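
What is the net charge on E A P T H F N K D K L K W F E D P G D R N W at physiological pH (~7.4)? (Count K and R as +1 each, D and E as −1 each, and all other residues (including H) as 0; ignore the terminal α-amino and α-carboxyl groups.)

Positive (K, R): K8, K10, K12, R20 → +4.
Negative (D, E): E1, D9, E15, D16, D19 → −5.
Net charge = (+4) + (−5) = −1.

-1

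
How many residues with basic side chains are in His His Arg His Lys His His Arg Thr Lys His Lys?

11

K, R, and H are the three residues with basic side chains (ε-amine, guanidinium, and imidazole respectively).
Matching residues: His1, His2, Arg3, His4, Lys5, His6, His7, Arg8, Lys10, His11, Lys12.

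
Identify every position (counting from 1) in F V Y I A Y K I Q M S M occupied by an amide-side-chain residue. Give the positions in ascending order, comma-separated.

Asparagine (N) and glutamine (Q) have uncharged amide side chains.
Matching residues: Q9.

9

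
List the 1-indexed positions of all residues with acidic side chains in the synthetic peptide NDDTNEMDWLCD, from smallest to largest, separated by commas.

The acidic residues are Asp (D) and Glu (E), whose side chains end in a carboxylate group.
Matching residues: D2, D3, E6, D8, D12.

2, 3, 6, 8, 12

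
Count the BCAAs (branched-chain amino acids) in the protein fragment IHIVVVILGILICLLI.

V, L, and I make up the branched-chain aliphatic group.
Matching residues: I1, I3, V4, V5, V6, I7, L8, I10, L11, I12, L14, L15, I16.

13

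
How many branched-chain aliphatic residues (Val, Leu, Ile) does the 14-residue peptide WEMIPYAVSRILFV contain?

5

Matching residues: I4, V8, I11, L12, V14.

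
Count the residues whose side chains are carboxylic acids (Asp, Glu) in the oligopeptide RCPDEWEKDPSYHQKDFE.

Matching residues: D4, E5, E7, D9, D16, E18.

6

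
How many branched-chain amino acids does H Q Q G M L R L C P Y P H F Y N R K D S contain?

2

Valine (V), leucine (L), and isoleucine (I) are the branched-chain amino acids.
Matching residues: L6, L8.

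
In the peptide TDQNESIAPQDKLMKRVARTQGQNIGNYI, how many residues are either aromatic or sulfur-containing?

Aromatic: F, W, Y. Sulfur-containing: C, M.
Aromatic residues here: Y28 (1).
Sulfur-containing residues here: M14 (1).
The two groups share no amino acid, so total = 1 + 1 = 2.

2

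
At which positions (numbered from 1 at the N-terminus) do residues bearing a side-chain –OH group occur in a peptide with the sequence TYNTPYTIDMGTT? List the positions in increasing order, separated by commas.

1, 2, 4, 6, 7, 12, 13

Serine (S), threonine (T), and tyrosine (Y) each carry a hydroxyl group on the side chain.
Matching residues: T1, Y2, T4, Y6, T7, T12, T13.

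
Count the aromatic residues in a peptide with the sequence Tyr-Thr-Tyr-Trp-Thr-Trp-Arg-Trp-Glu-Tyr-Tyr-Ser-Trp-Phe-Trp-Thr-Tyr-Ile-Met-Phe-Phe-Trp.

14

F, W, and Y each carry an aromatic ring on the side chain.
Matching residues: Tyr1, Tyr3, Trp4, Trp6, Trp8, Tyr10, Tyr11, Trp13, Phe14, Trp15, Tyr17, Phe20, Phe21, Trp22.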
...
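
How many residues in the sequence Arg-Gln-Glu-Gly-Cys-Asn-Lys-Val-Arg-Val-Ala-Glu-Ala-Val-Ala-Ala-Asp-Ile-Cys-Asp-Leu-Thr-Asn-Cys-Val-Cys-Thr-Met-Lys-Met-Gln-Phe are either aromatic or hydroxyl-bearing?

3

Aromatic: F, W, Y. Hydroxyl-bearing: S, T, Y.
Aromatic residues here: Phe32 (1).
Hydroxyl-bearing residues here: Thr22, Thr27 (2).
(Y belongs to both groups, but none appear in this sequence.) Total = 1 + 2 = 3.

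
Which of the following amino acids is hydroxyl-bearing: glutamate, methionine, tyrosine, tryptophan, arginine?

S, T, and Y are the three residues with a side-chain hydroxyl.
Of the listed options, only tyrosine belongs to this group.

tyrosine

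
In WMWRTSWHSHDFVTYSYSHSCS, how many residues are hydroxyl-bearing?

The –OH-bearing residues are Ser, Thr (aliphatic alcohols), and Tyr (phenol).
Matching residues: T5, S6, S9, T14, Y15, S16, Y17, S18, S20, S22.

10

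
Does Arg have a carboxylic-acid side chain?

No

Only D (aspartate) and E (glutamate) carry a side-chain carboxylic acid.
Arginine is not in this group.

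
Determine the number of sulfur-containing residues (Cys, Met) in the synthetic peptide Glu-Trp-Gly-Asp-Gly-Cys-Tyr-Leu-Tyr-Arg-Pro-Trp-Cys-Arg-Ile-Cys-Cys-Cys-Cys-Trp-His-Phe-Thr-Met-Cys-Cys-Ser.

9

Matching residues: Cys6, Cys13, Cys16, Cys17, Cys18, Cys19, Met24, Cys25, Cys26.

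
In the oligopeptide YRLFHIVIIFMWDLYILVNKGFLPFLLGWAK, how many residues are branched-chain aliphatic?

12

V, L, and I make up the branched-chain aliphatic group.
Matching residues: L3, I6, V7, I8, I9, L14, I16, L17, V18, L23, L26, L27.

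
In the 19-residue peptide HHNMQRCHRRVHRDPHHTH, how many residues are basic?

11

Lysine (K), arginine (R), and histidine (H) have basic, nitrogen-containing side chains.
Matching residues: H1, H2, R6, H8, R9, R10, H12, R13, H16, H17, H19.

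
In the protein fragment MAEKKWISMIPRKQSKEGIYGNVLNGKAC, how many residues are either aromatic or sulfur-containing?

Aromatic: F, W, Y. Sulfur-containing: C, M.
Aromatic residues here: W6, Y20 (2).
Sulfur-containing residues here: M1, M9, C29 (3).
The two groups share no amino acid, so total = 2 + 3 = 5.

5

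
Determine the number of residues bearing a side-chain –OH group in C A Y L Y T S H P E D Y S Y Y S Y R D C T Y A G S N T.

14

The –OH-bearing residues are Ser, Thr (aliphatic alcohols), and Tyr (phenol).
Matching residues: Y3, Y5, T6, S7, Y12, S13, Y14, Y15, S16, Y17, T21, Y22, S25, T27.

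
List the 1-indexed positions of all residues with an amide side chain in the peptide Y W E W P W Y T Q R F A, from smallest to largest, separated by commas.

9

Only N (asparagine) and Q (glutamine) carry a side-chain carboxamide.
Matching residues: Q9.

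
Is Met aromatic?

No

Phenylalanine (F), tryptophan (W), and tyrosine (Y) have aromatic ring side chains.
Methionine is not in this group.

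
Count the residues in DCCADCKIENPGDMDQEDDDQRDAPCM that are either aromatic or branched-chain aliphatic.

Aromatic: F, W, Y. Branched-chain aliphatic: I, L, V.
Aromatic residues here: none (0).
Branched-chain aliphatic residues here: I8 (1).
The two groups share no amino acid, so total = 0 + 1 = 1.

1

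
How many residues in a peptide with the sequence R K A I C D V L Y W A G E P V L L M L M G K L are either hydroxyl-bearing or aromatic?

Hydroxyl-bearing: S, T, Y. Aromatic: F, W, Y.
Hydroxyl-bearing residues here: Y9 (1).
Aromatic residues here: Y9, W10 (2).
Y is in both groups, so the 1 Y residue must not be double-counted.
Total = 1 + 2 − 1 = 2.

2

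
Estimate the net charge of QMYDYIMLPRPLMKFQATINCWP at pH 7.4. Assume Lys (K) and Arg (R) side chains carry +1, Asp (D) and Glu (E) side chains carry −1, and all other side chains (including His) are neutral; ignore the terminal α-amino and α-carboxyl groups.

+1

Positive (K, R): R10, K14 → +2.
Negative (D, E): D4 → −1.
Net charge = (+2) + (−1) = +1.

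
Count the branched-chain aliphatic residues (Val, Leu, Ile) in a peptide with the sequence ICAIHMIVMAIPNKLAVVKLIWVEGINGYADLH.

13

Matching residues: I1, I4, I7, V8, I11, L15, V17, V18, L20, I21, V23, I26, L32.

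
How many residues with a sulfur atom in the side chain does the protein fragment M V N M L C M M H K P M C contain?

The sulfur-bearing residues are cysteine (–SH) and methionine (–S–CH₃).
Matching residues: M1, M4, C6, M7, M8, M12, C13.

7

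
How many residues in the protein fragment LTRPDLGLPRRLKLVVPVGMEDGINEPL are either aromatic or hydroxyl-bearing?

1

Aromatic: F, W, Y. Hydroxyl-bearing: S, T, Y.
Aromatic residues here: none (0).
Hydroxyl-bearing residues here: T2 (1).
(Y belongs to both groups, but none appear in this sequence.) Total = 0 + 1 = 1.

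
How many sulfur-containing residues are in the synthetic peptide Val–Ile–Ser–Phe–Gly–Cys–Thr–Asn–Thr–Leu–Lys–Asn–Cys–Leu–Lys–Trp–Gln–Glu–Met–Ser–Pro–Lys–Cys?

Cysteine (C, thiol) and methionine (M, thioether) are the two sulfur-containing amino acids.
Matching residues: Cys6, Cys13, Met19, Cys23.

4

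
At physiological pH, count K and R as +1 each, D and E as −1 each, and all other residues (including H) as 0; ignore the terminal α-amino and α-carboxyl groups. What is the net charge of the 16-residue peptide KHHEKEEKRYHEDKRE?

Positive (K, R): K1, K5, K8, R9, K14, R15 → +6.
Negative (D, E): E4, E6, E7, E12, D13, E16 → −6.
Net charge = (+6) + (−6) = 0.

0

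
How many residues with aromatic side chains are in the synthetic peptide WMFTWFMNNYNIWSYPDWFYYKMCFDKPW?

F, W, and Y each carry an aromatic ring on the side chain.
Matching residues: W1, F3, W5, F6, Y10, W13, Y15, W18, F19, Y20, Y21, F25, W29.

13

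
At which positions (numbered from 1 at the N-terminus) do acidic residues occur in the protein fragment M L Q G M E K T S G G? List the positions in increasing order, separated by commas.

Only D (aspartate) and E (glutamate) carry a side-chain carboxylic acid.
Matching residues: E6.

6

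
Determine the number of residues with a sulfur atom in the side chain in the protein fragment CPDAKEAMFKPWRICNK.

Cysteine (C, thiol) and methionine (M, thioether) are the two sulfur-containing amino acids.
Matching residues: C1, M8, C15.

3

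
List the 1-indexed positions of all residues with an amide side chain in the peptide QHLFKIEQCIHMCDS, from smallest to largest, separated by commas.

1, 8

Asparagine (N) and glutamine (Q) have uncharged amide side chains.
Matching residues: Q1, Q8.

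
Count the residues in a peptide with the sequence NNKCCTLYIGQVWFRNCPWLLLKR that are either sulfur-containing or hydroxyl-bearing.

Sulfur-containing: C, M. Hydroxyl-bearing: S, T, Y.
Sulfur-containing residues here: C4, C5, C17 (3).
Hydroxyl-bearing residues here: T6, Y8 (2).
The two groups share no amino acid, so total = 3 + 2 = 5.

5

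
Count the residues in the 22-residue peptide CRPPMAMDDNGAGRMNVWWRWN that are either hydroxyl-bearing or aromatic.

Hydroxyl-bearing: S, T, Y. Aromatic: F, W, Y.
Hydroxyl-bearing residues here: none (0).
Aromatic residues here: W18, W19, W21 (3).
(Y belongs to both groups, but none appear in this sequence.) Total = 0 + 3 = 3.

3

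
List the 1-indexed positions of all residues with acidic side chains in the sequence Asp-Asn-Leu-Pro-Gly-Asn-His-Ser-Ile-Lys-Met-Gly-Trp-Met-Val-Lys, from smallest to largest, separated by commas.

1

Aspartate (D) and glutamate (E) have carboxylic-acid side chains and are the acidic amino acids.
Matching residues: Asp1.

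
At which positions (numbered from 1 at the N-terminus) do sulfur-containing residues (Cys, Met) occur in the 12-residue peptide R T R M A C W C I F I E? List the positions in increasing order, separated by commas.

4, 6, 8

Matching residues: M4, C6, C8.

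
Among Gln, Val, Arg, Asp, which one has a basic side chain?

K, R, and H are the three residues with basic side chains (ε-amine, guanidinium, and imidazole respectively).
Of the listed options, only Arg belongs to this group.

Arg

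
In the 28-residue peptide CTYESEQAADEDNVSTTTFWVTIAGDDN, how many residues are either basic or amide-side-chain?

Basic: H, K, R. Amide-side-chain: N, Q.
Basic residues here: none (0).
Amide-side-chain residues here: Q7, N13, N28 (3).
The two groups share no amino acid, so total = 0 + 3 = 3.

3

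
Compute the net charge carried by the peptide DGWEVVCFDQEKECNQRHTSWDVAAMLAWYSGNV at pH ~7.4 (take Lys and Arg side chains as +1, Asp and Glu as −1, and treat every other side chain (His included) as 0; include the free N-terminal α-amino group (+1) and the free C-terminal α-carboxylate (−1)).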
==
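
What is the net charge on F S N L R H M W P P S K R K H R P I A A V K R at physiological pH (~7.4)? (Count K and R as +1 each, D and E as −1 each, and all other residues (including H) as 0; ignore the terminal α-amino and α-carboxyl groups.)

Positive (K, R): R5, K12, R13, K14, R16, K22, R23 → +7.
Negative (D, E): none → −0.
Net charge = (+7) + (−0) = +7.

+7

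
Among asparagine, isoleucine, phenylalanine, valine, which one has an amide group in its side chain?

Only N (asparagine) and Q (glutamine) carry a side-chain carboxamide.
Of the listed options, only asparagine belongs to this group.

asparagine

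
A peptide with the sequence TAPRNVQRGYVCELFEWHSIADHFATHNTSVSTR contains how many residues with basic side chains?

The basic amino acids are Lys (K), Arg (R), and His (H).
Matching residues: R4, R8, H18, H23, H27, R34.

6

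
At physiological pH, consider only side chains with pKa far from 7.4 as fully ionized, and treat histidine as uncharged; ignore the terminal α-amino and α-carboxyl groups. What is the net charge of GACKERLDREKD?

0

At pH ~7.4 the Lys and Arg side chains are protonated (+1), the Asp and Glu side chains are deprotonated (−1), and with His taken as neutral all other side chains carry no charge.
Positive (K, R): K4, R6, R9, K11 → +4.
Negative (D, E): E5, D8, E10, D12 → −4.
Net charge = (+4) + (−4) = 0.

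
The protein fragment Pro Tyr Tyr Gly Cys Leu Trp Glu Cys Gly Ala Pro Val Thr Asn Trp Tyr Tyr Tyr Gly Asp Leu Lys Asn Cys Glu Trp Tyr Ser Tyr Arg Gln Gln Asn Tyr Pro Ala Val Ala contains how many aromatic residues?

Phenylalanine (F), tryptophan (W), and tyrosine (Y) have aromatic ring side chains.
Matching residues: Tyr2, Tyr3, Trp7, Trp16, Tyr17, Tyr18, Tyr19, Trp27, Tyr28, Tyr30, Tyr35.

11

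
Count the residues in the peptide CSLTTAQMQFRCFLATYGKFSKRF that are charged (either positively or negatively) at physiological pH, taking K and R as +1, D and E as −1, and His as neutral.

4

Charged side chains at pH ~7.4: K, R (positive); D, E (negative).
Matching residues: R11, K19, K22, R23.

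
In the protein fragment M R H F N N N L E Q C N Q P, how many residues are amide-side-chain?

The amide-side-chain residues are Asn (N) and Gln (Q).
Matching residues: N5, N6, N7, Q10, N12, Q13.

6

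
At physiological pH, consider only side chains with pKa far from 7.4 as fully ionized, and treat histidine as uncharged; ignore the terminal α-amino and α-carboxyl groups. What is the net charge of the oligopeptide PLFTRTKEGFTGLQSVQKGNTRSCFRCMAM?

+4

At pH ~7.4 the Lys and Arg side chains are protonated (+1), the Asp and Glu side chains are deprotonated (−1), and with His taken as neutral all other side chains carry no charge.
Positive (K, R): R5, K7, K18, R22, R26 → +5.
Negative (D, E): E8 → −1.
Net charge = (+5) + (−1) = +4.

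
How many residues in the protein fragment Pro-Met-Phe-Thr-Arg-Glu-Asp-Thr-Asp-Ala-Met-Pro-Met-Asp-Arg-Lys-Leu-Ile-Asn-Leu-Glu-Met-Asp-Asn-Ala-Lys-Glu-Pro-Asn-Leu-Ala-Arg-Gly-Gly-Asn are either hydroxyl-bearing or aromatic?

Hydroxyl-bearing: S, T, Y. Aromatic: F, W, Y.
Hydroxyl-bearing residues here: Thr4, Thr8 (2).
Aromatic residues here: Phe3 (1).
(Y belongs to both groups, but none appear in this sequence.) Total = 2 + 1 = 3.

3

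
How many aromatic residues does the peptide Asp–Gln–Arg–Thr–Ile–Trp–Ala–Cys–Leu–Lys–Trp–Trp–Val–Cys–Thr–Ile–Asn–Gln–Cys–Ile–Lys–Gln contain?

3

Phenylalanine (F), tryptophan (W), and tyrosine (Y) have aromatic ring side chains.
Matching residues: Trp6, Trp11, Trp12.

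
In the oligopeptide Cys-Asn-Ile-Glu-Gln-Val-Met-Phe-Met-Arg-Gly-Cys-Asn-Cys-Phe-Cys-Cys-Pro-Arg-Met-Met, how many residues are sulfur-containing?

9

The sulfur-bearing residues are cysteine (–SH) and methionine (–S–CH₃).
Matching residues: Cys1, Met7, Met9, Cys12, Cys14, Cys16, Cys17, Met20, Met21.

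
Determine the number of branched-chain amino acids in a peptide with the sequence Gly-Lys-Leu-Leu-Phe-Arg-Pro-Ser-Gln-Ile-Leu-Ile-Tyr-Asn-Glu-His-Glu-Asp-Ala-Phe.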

■ Action item ■
Within the listing above, locate the line containing "chains in the sequence" and the line containing "Compute the net". Reproduce those two lines and all lines between them exactly, with nothing added.

■ Response to this exercise ■
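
List the 1-indexed positions of all residues with acidic side chains in the sequence Asp-Asn-Leu-Pro-Gly-Asn-His-Ser-Ile-Lys-Met-Gly-Trp-Met-Val-Lys, from smallest to largest, separated by commas.

1

Aspartate (D) and glutamate (E) have carboxylic-acid side chains and are the acidic amino acids.
Matching residues: Asp1.

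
At which positions (numbered from 1 at the N-terminus) do sulfur-containing residues (Cys, Met) occur in the 12-residue peptide R T R M A C W C I F I E? List the positions in increasing order, separated by commas.

4, 6, 8

Matching residues: M4, C6, C8.

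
Among Gln, Val, Arg, Asp, which one has a basic side chain?

K, R, and H are the three residues with basic side chains (ε-amine, guanidinium, and imidazole respectively).
Of the listed options, only Arg belongs to this group.

Arg

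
In the 28-residue peptide CTYESEQAADEDNVSTTTFWVTIAGDDN, how many residues are either basic or amide-side-chain?

Basic: H, K, R. Amide-side-chain: N, Q.
Basic residues here: none (0).
Amide-side-chain residues here: Q7, N13, N28 (3).
The two groups share no amino acid, so total = 0 + 3 = 3.

3

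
Compute the net charge carried by the peptide DGWEVVCFDQEKECNQRHTSWDVAAMLAWYSGNV at pH ~7.4 (take Lys and Arg side chains as +1, Asp and Glu as −1, and treat every other side chain (His included) as 0; include the free N-terminal α-amino group (+1) and the free C-terminal α-carboxylate (−1)).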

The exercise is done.